Print this span of the material below exactly: the line with "With thermal energy kT = 0.0727", the line with "An impurity atom in a solid has two", and every line between them, but nothing else.

■ **Working data**:
···

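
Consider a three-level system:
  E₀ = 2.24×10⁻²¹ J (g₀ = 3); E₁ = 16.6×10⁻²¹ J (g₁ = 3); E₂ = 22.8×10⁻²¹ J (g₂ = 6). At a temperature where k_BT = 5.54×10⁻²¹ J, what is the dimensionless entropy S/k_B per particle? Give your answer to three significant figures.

Eᵢ/kT = 0.40433, 2.9964, 4.1155.
Z = Σ gᵢe^(−Eᵢ/kT) = 3·e^(−0.40433) + 3·e^(−2.9964) + 6·e^(−4.1155) = 2.0023 + 0.14990 + 0.097907 = 2.2501.
⟨E⟩ = Σ EᵢPᵢ = 4.0913 ×10⁻²¹ J.
S/k_B = ln Z + ⟨E⟩/kT = ln(2.2501) + 4.0913/5.54 = 0.81097 + 0.73850 = 1.55.

1.55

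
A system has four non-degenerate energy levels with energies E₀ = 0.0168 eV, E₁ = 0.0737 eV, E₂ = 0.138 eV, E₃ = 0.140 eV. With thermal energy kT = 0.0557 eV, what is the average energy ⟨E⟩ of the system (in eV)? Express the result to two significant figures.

Eᵢ/kT = 0.3016, 1.323, 2.478, 2.513.
Z = Σ e^(−Eᵢ/kT) = e^(−0.3016) + e^(−1.323) + e^(−2.478) + e^(−2.513) = 0.7396 + 0.2663 + 0.08391 + 0.08102 = 1.171.
⟨E⟩ = Σ Eᵢ e^(−Eᵢ/kT) / Z = (0.0168·0.7396 + 0.0737·0.2663 + 0.138·0.08391 + 0.140·0.08102) / 1.171 = 0.047 eV.

0.047 eV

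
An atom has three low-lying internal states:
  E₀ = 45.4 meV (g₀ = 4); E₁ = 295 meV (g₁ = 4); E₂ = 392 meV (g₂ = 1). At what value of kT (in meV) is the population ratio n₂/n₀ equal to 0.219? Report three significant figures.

n₂/n₀ = (g₂/g₀) exp[−(E₂−E₀)/kT] = 0.219.
⇒ (E₂−E₀)/kT = ln((1/4)/0.219) = ln(1.1416) = 0.13243.
kT = 346.6 meV / 0.13243 = 2620 meV.

2620 meV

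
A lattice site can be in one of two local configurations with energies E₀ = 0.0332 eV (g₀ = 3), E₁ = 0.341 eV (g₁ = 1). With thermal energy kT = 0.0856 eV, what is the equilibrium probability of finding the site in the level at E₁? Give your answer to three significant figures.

0.00906

Eᵢ/kT = 0.38785, 3.9836.
Z = Σ gᵢe^(−Eᵢ/kT) = 3·e^(−0.38785) + 1·e^(−3.9836) = 2.0355 + 0.018618 = 2.0541.
P₁ = g₁ e^(−E₁/kT) / Z = 0.018618/2.0541 = 0.00906.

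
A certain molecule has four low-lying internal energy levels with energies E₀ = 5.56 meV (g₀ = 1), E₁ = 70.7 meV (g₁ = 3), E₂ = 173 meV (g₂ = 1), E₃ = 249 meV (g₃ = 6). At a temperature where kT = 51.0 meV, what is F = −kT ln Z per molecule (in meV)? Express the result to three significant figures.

Eᵢ/kT = 0.10902, 1.3863, 3.3922, 4.8824.
Z = Σ gᵢe^(−Eᵢ/kT) = 1·e^(−0.10902) + 3·e^(−1.3863) + 1·e^(−3.3922) + 6·e^(−4.8824) = 0.89671 + 0.75000 + 0.033635 + 0.045473 = 1.7258.
F = −kT ln Z = −51.0 × ln(1.7258) = −51.0 × 0.54569 = -27.8 meV.

-27.8 meV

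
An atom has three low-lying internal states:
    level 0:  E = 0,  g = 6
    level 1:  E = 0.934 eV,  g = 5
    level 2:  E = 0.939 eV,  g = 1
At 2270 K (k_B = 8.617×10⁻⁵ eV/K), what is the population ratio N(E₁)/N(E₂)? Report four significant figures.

5.129

k_BT = 8.617×10⁻⁵ × 2270 K = 0.195606 eV.
n₁/n₂ = (g₁/g₂) exp[−(E₁−E₂)/kT] = (5/1) × exp(−(-0.005 eV)/(0.195606 eV)) = (5/1) × exp(0.0255616) = 5.129.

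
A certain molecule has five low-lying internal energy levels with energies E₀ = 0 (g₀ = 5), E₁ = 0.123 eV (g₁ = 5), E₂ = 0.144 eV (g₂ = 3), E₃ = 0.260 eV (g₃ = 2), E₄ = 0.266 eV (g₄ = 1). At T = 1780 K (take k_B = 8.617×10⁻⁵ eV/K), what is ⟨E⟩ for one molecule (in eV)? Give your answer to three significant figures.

k_BT = 8.617×10⁻⁵ × 1780 K = 0.15338 eV.
Eᵢ/kT = 0, 0.80193, 0.93884, 1.6951, 1.7343.
Z = Σ gᵢe^(−Eᵢ/kT) = 5·e^(−0) + 5·e^(−0.80193) + 3·e^(−0.93884) + 2·e^(−1.6951) + 1·e^(−1.7343) = 5.0000 + 2.2423 + 1.1732 + 0.36716 + 0.17652 = 8.9592.
⟨E⟩ = Σ Eᵢ gᵢe^(−Eᵢ/kT) / Z = (0·5.0000 + 0.123·2.2423 + 0.144·1.1732 + 0.260·0.36716 + 0.266·0.17652) / 8.9592 = 0.0655 eV.

0.0655 eV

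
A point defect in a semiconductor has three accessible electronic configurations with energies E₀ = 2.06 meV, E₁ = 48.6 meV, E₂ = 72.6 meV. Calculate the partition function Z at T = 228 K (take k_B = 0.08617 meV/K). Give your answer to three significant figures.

Z = 1.01

k_BT = 0.08617 × 228 K = 19.647 meV.
Eᵢ/kT = 0.10485, 2.4737, 3.6952.
Z = Σ e^(−Eᵢ/kT) = e^(−0.10485) + e^(−2.4737) + e^(−3.6952) = 0.90046 + 0.084272 + 0.024842 = 1.0096.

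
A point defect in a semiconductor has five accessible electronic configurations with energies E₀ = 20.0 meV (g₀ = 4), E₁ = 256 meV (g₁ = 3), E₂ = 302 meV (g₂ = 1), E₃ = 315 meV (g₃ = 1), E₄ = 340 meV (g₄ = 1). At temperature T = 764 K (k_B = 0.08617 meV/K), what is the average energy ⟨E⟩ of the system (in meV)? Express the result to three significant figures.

k_BT = 0.08617 × 764 K = 65.834 meV.
Eᵢ/kT = 0.30379, 3.8886, 4.5873, 4.7848, 5.1645.
Z = Σ gᵢe^(−Eᵢ/kT) = 4·e^(−0.30379) + 3·e^(−3.8886) + 1·e^(−4.5873) + 1·e^(−4.7848) + 1·e^(−5.1645) = 2.9521 + 0.061422 + 0.010180 + 0.0083558 + 0.0057159 = 3.0378.
⟨E⟩ = Σ Eᵢ gᵢe^(−Eᵢ/kT) / Z = (20.0·2.9521 + 256·0.061422 + 302·0.010180 + 315·0.0083558 + 340·0.0057159) / 3.0378 = 27.1 meV.

27.1 meV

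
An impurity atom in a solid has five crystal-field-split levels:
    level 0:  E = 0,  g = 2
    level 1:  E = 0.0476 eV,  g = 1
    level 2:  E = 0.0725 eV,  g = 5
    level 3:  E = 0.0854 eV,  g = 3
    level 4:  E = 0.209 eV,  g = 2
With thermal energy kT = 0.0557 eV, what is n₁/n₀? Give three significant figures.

0.213

n₁/n₀ = (g₁/g₀) exp[−(E₁−E₀)/kT] = (1/2) × exp(−(0.0476 eV)/(0.0557 eV)) = (1/2) × exp(-0.85458) = 0.213.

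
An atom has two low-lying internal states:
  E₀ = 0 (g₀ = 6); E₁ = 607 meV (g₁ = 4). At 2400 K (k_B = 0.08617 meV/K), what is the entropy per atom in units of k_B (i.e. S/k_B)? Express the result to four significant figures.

1.927

k_BT = 0.08617 × 2400 K = 206.808 meV.
Eᵢ/kT = 0, 2.93509.
Z = Σ gᵢe^(−Eᵢ/kT) = 6·e^(−0) + 4·e^(−2.93509) = 6.00000 + 0.212504 = 6.21250.
⟨E⟩ = Σ EᵢPᵢ = 20.7630 meV.
S/k_B = ln Z + ⟨E⟩/kT = ln(6.21250) + 20.7630/206.808 = 1.82656 + 0.100397 = 1.927.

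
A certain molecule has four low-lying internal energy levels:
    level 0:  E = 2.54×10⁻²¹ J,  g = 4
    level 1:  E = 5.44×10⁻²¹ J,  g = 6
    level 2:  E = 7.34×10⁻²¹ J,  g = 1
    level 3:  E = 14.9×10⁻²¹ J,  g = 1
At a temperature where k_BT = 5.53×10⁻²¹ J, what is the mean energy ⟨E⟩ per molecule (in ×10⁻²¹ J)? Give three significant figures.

4.23 ×10⁻²¹ J

Eᵢ/kT = 0.45931, 0.98373, 1.3273, 2.6944.
Z = Σ gᵢe^(−Eᵢ/kT) = 4·e^(−0.45931) + 6·e^(−0.98373) + 1·e^(−1.3273) + 1·e^(−2.6944) = 2.5269 + 2.2435 + 0.26519 + 0.067583 = 5.1032.
⟨E⟩ = Σ Eᵢ gᵢe^(−Eᵢ/kT) / Z = (2.54·2.5269 + 5.44·2.2435 + 7.34·0.26519 + 14.9·0.067583) / 5.1032 = 4.23 ×10⁻²¹ J.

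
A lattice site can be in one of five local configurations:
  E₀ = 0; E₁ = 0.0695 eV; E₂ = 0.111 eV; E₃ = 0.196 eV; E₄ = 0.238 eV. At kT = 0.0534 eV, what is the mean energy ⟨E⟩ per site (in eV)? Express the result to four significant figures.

Eᵢ/kT = 0, 1.30150, 2.07865, 3.67041, 4.45693.
Z = Σ e^(−Eᵢ/kT) = e^(−0) + e^(−1.30150) + e^(−2.07865) + e^(−3.67041) + e^(−4.45693) = 1.00000 + 0.272123 + 0.125099 + 0.0254660 + 0.0115979 = 1.43429.
⟨E⟩ = Σ Eᵢ e^(−Eᵢ/kT) / Z = (0·1.00000 + 0.0695·0.272123 + 0.111·0.125099 + 0.196·0.0254660 + 0.238·0.0115979) / 1.43429 = 0.02827 eV.

0.02827 eV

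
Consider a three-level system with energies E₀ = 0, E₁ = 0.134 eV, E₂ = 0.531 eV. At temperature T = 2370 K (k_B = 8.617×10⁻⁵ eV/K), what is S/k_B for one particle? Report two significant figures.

0.80

k_BT = 8.617×10⁻⁵ × 2370 K = 0.2042 eV.
Eᵢ/kT = 0, 0.6562, 2.600.
Z = Σ e^(−Eᵢ/kT) = e^(−0) + e^(−0.6562) + e^(−2.600) = 1.000 + 0.5188 + 0.07427 = 1.593.
⟨E⟩ = Σ EᵢPᵢ = 0.06840 eV.
S/k_B = ln Z + ⟨E⟩/kT = ln(1.593) + 0.06840/0.2042 = 0.4656 + 0.3350 = 0.80.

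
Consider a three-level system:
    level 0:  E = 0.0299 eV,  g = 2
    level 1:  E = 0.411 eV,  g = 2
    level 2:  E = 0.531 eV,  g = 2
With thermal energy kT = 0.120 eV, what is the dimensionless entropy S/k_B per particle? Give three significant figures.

0.935

Eᵢ/kT = 0.24917, 3.4250, 4.4250.
Z = Σ gᵢe^(−Eᵢ/kT) = 2·e^(−0.24917) + 2·e^(−3.4250) + 2·e^(−4.4250) = 1.5589 + 0.065099 + 0.023948 = 1.6479.
⟨E⟩ = Σ EᵢPᵢ = 0.052238 eV.
S/k_B = ln Z + ⟨E⟩/kT = ln(1.6479) + 0.052238/0.120 = 0.49950 + 0.43532 = 0.935.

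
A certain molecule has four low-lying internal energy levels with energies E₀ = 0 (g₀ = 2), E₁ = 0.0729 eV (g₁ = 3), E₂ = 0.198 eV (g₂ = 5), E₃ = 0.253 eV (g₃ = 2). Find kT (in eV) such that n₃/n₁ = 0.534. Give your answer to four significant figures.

n₃/n₁ = (g₃/g₁) exp[−(E₃−E₁)/kT] = 0.534.
⇒ (E₃−E₁)/kT = ln((2/3)/0.534) = ln(1.24844) = 0.221895.
kT = 0.1801 eV / 0.221895 = 0.8116 eV.

0.8116 eV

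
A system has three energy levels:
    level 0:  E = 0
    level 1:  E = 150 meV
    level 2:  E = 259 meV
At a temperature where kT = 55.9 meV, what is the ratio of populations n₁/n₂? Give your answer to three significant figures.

7.03

n₁/n₂ = exp[−(E₁−E₂)/kT] = exp(−(-109 meV)/(55.9 meV)) = exp(1.9499) = 7.03.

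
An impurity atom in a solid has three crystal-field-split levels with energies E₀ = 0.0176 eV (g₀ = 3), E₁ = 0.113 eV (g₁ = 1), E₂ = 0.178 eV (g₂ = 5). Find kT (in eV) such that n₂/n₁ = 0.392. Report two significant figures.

n₂/n₁ = (g₂/g₁) exp[−(E₂−E₁)/kT] = 0.392.
⇒ (E₂−E₁)/kT = ln((5/1)/0.392) = ln(12.76) = 2.546.
kT = 0.065 eV / 2.546 = 0.026 eV.

0.026 eV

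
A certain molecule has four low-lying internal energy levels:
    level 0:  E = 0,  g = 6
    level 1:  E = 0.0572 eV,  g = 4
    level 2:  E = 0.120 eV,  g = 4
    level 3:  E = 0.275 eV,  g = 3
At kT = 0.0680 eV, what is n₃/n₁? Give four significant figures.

0.03048

n₃/n₁ = (g₃/g₁) exp[−(E₃−E₁)/kT] = (3/4) × exp(−(0.2178 eV)/(0.0680 eV)) = (3/4) × exp(-3.20294) = 0.03048.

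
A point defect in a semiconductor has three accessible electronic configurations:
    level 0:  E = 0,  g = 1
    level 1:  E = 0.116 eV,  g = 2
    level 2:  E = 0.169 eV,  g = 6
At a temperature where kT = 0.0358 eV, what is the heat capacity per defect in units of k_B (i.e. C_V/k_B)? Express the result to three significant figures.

1.58

Eᵢ/kT = 0, 3.2402, 4.7207.
Z = Σ gᵢe^(−Eᵢ/kT) = 1·e^(−0) + 2·e^(−3.2402) + 6·e^(−4.7207) = 1.0000 + 0.078312 + 0.053454 = 1.1318.
⟨E⟩ = 0.016008 eV, ⟨E²⟩ = 0.0022800 eV².
C_V/k_B = (⟨E²⟩ − ⟨E⟩²)/(kT)² = (0.0022800 − 0.00025626)/0.0012816 = 1.58.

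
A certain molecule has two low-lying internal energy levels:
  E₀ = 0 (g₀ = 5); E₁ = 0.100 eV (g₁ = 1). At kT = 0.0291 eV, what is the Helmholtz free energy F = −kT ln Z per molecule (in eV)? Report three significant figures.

-0.0470 eV

Eᵢ/kT = 0, 3.4364.
Z = Σ gᵢe^(−Eᵢ/kT) = 5·e^(−0) + 1·e^(−3.4364) = 5.0000 + 0.032180 = 5.0322.
F = −kT ln Z = −0.0291 × ln(5.0322) = −0.0291 × 1.6159 = -0.0470 eV.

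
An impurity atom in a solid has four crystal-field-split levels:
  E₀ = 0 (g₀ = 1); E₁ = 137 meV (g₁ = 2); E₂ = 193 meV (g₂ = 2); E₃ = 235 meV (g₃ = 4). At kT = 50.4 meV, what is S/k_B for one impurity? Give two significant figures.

0.77

Eᵢ/kT = 0, 2.718, 3.829, 4.663.
Z = Σ gᵢe^(−Eᵢ/kT) = 1·e^(−0) + 2·e^(−2.718) + 2·e^(−3.829) + 4·e^(−4.663) = 1.000 + 0.1320 + 0.04346 + 0.03775 = 1.213.
⟨E⟩ = Σ EᵢPᵢ = 29.14 meV.
S/k_B = ln Z + ⟨E⟩/kT = ln(1.213) + 29.14/50.4 = 0.1931 + 0.5782 = 0.77.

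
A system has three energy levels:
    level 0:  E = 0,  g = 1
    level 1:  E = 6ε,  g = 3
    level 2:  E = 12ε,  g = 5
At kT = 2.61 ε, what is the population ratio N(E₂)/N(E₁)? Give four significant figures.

0.1673

n₂/n₁ = (g₂/g₁) exp[−(E₂−E₁)/kT] = (5/3) × exp(−(6ε)/(2.61ε)) = (5/3) × exp(-2.29885) = 0.1673.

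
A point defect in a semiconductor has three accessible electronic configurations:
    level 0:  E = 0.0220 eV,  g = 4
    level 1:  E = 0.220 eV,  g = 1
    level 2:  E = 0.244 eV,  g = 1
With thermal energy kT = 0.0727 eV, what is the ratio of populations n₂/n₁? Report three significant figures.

0.719

n₂/n₁ = (g₂/g₁) exp[−(E₂−E₁)/kT] = (1/1) × exp(−(0.024 eV)/(0.0727 eV)) = (1/1) × exp(-0.33012) = 0.719.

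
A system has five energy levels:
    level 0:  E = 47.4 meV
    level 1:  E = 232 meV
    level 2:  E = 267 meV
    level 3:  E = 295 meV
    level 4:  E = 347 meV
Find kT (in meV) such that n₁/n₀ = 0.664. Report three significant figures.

451 meV

n₁/n₀ = exp[−(E₁−E₀)/kT] = 0.664.
⇒ (E₁−E₀)/kT = ln(1/0.664) = ln(1.5060) = 0.40946.
kT = 184.6 meV / 0.40946 = 451 meV.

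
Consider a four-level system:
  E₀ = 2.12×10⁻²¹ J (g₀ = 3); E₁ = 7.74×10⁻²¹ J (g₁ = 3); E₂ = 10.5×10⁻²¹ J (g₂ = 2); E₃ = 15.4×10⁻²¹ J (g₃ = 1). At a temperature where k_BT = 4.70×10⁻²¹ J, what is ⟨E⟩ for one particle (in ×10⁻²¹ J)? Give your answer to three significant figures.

4.14 ×10⁻²¹ J

Eᵢ/kT = 0.45106, 1.6468, 2.2340, 3.2766.
Z = Σ gᵢe^(−Eᵢ/kT) = 3·e^(−0.45106) + 3·e^(−1.6468) + 2·e^(−2.2340) + 1·e^(−3.2766) = 1.9109 + 0.57800 + 0.21420 + 0.037756 = 2.7409.
⟨E⟩ = Σ Eᵢ gᵢe^(−Eᵢ/kT) / Z = (2.12·1.9109 + 7.74·0.57800 + 10.5·0.21420 + 15.4·0.037756) / 2.7409 = 4.14 ×10⁻²¹ J.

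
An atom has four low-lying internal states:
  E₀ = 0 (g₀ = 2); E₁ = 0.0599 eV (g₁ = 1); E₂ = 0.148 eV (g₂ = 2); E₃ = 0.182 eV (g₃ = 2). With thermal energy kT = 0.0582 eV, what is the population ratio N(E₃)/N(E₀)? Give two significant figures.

0.044

n₃/n₀ = (g₃/g₀) exp[−(E₃−E₀)/kT] = (2/2) × exp(−(0.182 eV)/(0.0582 eV)) = (2/2) × exp(-3.127) = 0.044.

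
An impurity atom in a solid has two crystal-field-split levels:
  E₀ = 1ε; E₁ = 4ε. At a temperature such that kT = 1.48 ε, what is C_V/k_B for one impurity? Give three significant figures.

0.423

Eᵢ/kT = 0.67568, 2.7027.
Z = Σ e^(−Eᵢ/kT) = e^(−0.67568) + e^(−2.7027) = 0.50881 + 0.067024 = 0.57583.
⟨E⟩ = 1.3492 ε, ⟨E²⟩ = 2.7459 ε².
C_V/k_B = (⟨E²⟩ − ⟨E⟩²)/(kT)² = (2.7459 − 1.8203)/2.1904 = 0.423.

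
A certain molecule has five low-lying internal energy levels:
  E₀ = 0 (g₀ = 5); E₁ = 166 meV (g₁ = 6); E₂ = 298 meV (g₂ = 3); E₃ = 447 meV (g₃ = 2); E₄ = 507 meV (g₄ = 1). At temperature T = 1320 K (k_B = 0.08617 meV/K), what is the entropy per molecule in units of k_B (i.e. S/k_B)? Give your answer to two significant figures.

2.3

k_BT = 0.08617 × 1320 K = 113.7 meV.
Eᵢ/kT = 0, 1.460, 2.621, 3.931, 4.459.
Z = Σ gᵢe^(−Eᵢ/kT) = 5·e^(−0) + 6·e^(−1.460) + 3·e^(−2.621) + 2·e^(−3.931) + 1·e^(−4.459) = 5.000 + 1.393 + 0.2182 + 0.03925 + 0.01157 = 6.662.
⟨E⟩ = Σ EᵢPᵢ = 47.98 meV.
S/k_B = ln Z + ⟨E⟩/kT = ln(6.662) + 47.98/113.7 = 1.896 + 0.4220 = 2.3.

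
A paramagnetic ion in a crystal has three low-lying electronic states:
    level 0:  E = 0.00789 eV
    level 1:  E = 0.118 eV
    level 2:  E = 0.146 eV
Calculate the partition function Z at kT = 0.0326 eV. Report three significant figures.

Z = 0.823

Eᵢ/kT = 0.24202, 3.6196, 4.4785.
Z = Σ e^(−Eᵢ/kT) = e^(−0.24202) + e^(−3.6196) + e^(−4.4785) = 0.78504 + 0.026793 + 0.011350 = 0.82318.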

···

■ **Answer**:
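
With thermal energy kT = 0.0727 eV, what is the ratio of populations n₂/n₁? Report three significant figures.

0.719

n₂/n₁ = (g₂/g₁) exp[−(E₂−E₁)/kT] = (1/1) × exp(−(0.024 eV)/(0.0727 eV)) = (1/1) × exp(-0.33012) = 0.719.

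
A system has five energy levels:
    level 0:  E = 47.4 meV
    level 1:  E = 232 meV
    level 2:  E = 267 meV
    level 3:  E = 295 meV
    level 4:  E = 347 meV
Find kT (in meV) such that n₁/n₀ = 0.664. Report three significant figures.

451 meV

n₁/n₀ = exp[−(E₁−E₀)/kT] = 0.664.
⇒ (E₁−E₀)/kT = ln(1/0.664) = ln(1.5060) = 0.40946.
kT = 184.6 meV / 0.40946 = 451 meV.

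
Consider a four-level system:
  E₀ = 2.12×10⁻²¹ J (g₀ = 3); E₁ = 7.74×10⁻²¹ J (g₁ = 3); E₂ = 10.5×10⁻²¹ J (g₂ = 2); E₃ = 15.4×10⁻²¹ J (g₃ = 1). At a temperature where k_BT = 4.70×10⁻²¹ J, what is ⟨E⟩ for one particle (in ×10⁻²¹ J)? Give your answer to three significant figures.

4.14 ×10⁻²¹ J

Eᵢ/kT = 0.45106, 1.6468, 2.2340, 3.2766.
Z = Σ gᵢe^(−Eᵢ/kT) = 3·e^(−0.45106) + 3·e^(−1.6468) + 2·e^(−2.2340) + 1·e^(−3.2766) = 1.9109 + 0.57800 + 0.21420 + 0.037756 = 2.7409.
⟨E⟩ = Σ Eᵢ gᵢe^(−Eᵢ/kT) / Z = (2.12·1.9109 + 7.74·0.57800 + 10.5·0.21420 + 15.4·0.037756) / 2.7409 = 4.14 ×10⁻²¹ J.

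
An atom has four low-lying internal states:
  E₀ = 0 (g₀ = 2); E₁ = 0.0599 eV (g₁ = 1); E₂ = 0.148 eV (g₂ = 2); E₃ = 0.182 eV (g₃ = 2). With thermal energy kT = 0.0582 eV, what is the population ratio N(E₃)/N(E₀)? Give two significant figures.

0.044

n₃/n₀ = (g₃/g₀) exp[−(E₃−E₀)/kT] = (2/2) × exp(−(0.182 eV)/(0.0582 eV)) = (2/2) × exp(-3.127) = 0.044.

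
An impurity atom in a solid has two crystal-field-split levels: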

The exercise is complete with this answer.